*Available records*
::::::

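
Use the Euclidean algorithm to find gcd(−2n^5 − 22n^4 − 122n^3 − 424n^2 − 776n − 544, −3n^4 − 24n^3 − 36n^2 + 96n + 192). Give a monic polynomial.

n^2 + 6n + 8

Repeated division with remainder:
  −2n^5 − 22n^4 − 122n^3 − 424n^2 − 776n − 544 = ((2/3)n + 2)(−3n^4 − 24n^3 − 36n^2 + 96n + 192) + (−50n^3 − 416n^2 − 1096n − 928)
  −3n^4 − 24n^3 − 36n^2 + 96n + 192 = ((3/50)n − 12/625)(−50n^3 − 416n^2 − 1096n − 928) + ((13608/625)n^2 + (81648/625)n + 108864/625)
  −50n^3 − 416n^2 − 1096n − 928 = (−(15625/6804)n − 18125/3402)((13608/625)n^2 + (81648/625)n + 108864/625) + (0)
Last nonzero remainder: (13608/625)n^2 + (81648/625)n + 108864/625. Dividing through by 13608/625 gives the monic gcd n^2 + 6n + 8.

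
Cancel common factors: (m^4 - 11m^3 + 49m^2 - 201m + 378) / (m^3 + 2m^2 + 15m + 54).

(m^2 - 10m + 21)/(m + 3)

By polynomial division,
  m^4 - 11m^3 + 49m^2 - 201m + 378 = (m - 13)(m^3 + 2m^2 + 15m + 54) + (60m^2 - 60m + 1080)
  m^3 + 2m^2 + 15m + 54 = ((1/60)m + 1/20)(60m^2 - 60m + 1080) + (0)
Last nonzero remainder: 60m^2 - 60m + 1080. Dividing through by 60 gives the monic gcd m^2 - m + 18.
Cancel m^2 - m + 18 from numerator and denominator to get the reduced form.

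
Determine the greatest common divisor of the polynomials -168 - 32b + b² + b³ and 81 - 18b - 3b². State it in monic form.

1

By polynomial division,
  b³ + b² - 32b - 168 = (-(1/3)b + 5/3)(-3b² - 18b + 81) + (25b - 303)
  -3b² - 18b + 81 = (-(3/25)b - 1359/625)(25b - 303) + (-361152/625)
  25b - 303 = (-(15625/361152)b + 63125/120384)(-361152/625) + (0)
The last nonzero remainder is the constant -361152/625, so the polynomials are coprime and gcd = 1.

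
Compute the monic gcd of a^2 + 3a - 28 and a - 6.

1

Repeated division with remainder:
  a^2 + 3a - 28 = (a + 9)(a - 6) + (26)
  a - 6 = ((1/26)a - 3/13)(26) + (0)
The last nonzero remainder is the constant 26, so the polynomials are coprime and gcd = 1.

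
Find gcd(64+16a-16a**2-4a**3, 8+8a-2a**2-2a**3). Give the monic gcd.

-4+a**2

By polynomial division,
  -4a**3-16a**2+16a+64 = (2)(-2a**3-2a**2+8a+8) + (-12a**2+48)
  -2a**3-2a**2+8a+8 = ((1/6)a+1/6)(-12a**2+48) + (0)
Last nonzero remainder: -12a**2+48. Dividing through by -12 gives the monic gcd a**2-4.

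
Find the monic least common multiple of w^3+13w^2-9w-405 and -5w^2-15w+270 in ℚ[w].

By polynomial division,
  w^3+13w^2-9w-405 = (-(1/5)w-2)(-5w^2-15w+270) + (15w+135)
  -5w^2-15w+270 = (-(1/3)w+2)(15w+135) + (0)
Last nonzero remainder: 15w+135. Dividing through by 15 gives the monic gcd w+9.
Then lcm(f, g) = f·g / gcd(f, g); expanding and making the result monic gives the answer.

w^4+7w^3-87w^2-351w+2430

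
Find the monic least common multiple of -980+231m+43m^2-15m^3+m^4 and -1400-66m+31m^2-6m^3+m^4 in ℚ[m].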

::::::

*Problem details*
Could every record be printed again exactly as it reads?

*Solution*
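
Use the Euclidean algorithm to find gcd(−2n^5 − 22n^4 − 122n^3 − 424n^2 − 776n − 544, −3n^4 − 24n^3 − 36n^2 + 96n + 192). Give a monic polynomial.

n^2 + 6n + 8

Repeated division with remainder:
  −2n^5 − 22n^4 − 122n^3 − 424n^2 − 776n − 544 = ((2/3)n + 2)(−3n^4 − 24n^3 − 36n^2 + 96n + 192) + (−50n^3 − 416n^2 − 1096n − 928)
  −3n^4 − 24n^3 − 36n^2 + 96n + 192 = ((3/50)n − 12/625)(−50n^3 − 416n^2 − 1096n − 928) + ((13608/625)n^2 + (81648/625)n + 108864/625)
  −50n^3 − 416n^2 − 1096n − 928 = (−(15625/6804)n − 18125/3402)((13608/625)n^2 + (81648/625)n + 108864/625) + (0)
Last nonzero remainder: (13608/625)n^2 + (81648/625)n + 108864/625. Dividing through by 13608/625 gives the monic gcd n^2 + 6n + 8.

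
Cancel common factors: (m^4 - 11m^3 + 49m^2 - 201m + 378) / (m^3 + 2m^2 + 15m + 54).

(m^2 - 10m + 21)/(m + 3)

By polynomial division,
  m^4 - 11m^3 + 49m^2 - 201m + 378 = (m - 13)(m^3 + 2m^2 + 15m + 54) + (60m^2 - 60m + 1080)
  m^3 + 2m^2 + 15m + 54 = ((1/60)m + 1/20)(60m^2 - 60m + 1080) + (0)
Last nonzero remainder: 60m^2 - 60m + 1080. Dividing through by 60 gives the monic gcd m^2 - m + 18.
Cancel m^2 - m + 18 from numerator and denominator to get the reduced form.

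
Determine the greatest common divisor of the polynomials -168 - 32b + b² + b³ and 81 - 18b - 3b². State it in monic form.

1

By polynomial division,
  b³ + b² - 32b - 168 = (-(1/3)b + 5/3)(-3b² - 18b + 81) + (25b - 303)
  -3b² - 18b + 81 = (-(3/25)b - 1359/625)(25b - 303) + (-361152/625)
  25b - 303 = (-(15625/361152)b + 63125/120384)(-361152/625) + (0)
The last nonzero remainder is the constant -361152/625, so the polynomials are coprime and gcd = 1.

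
Compute the monic gcd of a^2 + 3a - 28 and a - 6.

1

Repeated division with remainder:
  a^2 + 3a - 28 = (a + 9)(a - 6) + (26)
  a - 6 = ((1/26)a - 3/13)(26) + (0)
The last nonzero remainder is the constant 26, so the polynomials are coprime and gcd = 1.

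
Find gcd(64+16a-16a**2-4a**3, 8+8a-2a**2-2a**3). Give the monic gcd.

-4+a**2

By polynomial division,
  -4a**3-16a**2+16a+64 = (2)(-2a**3-2a**2+8a+8) + (-12a**2+48)
  -2a**3-2a**2+8a+8 = ((1/6)a+1/6)(-12a**2+48) + (0)
Last nonzero remainder: -12a**2+48. Dividing through by -12 gives the monic gcd a**2-4.

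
Find the monic least common multiple of w^3+13w^2-9w-405 and -5w^2-15w+270 in ℚ[w].

By polynomial division,
  w^3+13w^2-9w-405 = (-(1/5)w-2)(-5w^2-15w+270) + (15w+135)
  -5w^2-15w+270 = (-(1/3)w+2)(15w+135) + (0)
Last nonzero remainder: 15w+135. Dividing through by 15 gives the monic gcd w+9.
Then lcm(f, g) = f·g / gcd(f, g); expanding and making the result monic gives the answer.

w^4+7w^3-87w^2-351w+2430

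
Find the monic least common multiple of -980+231m+43m^2-15m^3+m^4 and -1400-66m+31m^2-6m^3+m^4 in ℚ[m].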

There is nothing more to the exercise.